-------- STORED DATA

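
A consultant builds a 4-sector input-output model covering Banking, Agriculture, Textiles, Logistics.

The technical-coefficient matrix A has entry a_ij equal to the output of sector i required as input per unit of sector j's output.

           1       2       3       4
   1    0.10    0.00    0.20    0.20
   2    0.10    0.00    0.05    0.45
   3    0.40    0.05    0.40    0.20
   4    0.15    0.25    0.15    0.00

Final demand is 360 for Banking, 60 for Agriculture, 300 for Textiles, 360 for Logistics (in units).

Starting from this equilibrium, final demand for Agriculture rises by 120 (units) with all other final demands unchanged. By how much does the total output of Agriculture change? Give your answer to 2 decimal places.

I − A =
  [   0.90     0.00    -0.20    -0.20]
  [  -0.10     1.00    -0.05    -0.45]
  [  -0.40    -0.05     0.60    -0.20]
  [  -0.15    -0.25    -0.15     1.00]
Compute the cofactors C_ij = (−1)^(i+j)·(3×3 minor ij) of I−A; the adjugate is their transpose:
adj(I−A) = Cᵀ =
  [ 0.494125   0.051500   0.210000   0.164000]
  [ 0.146000   0.397000   0.140750   0.236000]
  [ 0.398375   0.108500   0.763750   0.281250]
  [ 0.170375   0.123250   0.181250   0.456750]
det(I−A) = Σ_j (I−A)_1j·C_1j = (0.90)(0.494125) + (0.00)(0.146000) + (-0.20)(0.398375) + (-0.20)(0.170375) = 0.3309625
(I − A)⁻¹ = adj(I−A) / det(I−A) ≈
  [   1.4930     0.1556     0.6345     0.4955]
  [   0.4411     1.1995     0.4253     0.7131]
  [   1.2037     0.3278     2.3077     0.8498]
  [   0.5148     0.3724     0.5476     1.3801]
Δx = (I − A)⁻¹ Δd with Δd having +120 in the Agriculture component and 0 elsewhere.
So Δx_2 = L_22 · (+120), where L_22 = adj(I−A)_22 / det(I−A) = 0.397000 / 0.3309625.
Δx_2 = 0.397000 × (+120) / 0.3309625 = 47.64 / 0.3309625 ≈ 143.94.

Δx_2 = 143.94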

----------------

WHAT IS NEEDED
Copy all of the entries above exactly as shown.

ANSWER TO THIS PROBLEM
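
A consultant builds a 4-sector input-output model covering Banking, Agriculture, Textiles, Logistics.

The technical-coefficient matrix A has entry a_ij equal to the output of sector i required as input per unit of sector j's output.

           1       2       3       4
   1    0.10    0.00    0.20    0.20
   2    0.10    0.00    0.05    0.45
   3    0.40    0.05    0.40    0.20
   4    0.15    0.25    0.15    0.00

Final demand is 360 for Banking, 60 for Agriculture, 300 for Textiles, 360 for Logistics (in units).

Starting from this equilibrium, final demand for Agriculture rises by 120 (units) with all other final demands unchanged. By how much does the total output of Agriculture change? Give your answer to 2 decimal places.

I − A =
  [   0.90     0.00    -0.20    -0.20]
  [  -0.10     1.00    -0.05    -0.45]
  [  -0.40    -0.05     0.60    -0.20]
  [  -0.15    -0.25    -0.15     1.00]
Compute the cofactors C_ij = (−1)^(i+j)·(3×3 minor ij) of I−A; the adjugate is their transpose:
adj(I−A) = Cᵀ =
  [ 0.494125   0.051500   0.210000   0.164000]
  [ 0.146000   0.397000   0.140750   0.236000]
  [ 0.398375   0.108500   0.763750   0.281250]
  [ 0.170375   0.123250   0.181250   0.456750]
det(I−A) = Σ_j (I−A)_1j·C_1j = (0.90)(0.494125) + (0.00)(0.146000) + (-0.20)(0.398375) + (-0.20)(0.170375) = 0.3309625
(I − A)⁻¹ = adj(I−A) / det(I−A) ≈
  [   1.4930     0.1556     0.6345     0.4955]
  [   0.4411     1.1995     0.4253     0.7131]
  [   1.2037     0.3278     2.3077     0.8498]
  [   0.5148     0.3724     0.5476     1.3801]
Δx = (I − A)⁻¹ Δd with Δd having +120 in the Agriculture component and 0 elsewhere.
So Δx_2 = L_22 · (+120), where L_22 = adj(I−A)_22 / det(I−A) = 0.397000 / 0.3309625.
Δx_2 = 0.397000 × (+120) / 0.3309625 = 47.64 / 0.3309625 ≈ 143.94.

Δx_2 = 143.94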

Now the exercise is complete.